ASSIGNMENT
The answer should be one number: the count of lines in the listing below with "Earth" in them.

INPUT

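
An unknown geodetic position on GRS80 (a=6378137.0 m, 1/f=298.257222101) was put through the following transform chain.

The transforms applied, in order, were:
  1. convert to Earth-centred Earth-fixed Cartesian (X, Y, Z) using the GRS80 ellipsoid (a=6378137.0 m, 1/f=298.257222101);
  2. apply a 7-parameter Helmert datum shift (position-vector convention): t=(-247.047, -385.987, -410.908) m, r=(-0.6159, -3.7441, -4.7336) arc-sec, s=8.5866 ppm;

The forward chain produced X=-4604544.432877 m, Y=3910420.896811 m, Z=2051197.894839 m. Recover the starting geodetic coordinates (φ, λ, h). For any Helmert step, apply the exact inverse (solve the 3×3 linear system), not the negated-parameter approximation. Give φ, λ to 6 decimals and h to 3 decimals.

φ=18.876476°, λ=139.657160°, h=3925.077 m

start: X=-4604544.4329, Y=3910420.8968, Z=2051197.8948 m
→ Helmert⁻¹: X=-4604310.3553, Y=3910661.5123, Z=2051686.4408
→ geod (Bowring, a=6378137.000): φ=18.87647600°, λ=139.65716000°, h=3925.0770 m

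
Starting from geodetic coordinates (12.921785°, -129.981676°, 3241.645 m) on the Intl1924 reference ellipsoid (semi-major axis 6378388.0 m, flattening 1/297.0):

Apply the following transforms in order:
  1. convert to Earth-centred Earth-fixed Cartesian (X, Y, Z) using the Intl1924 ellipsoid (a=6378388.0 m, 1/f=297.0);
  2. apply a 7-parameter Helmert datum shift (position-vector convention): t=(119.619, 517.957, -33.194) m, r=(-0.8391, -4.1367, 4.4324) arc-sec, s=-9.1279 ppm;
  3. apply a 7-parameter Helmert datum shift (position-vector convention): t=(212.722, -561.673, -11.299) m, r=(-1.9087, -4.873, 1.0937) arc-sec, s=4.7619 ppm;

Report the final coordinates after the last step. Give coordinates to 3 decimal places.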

EXERCISE RESULT
2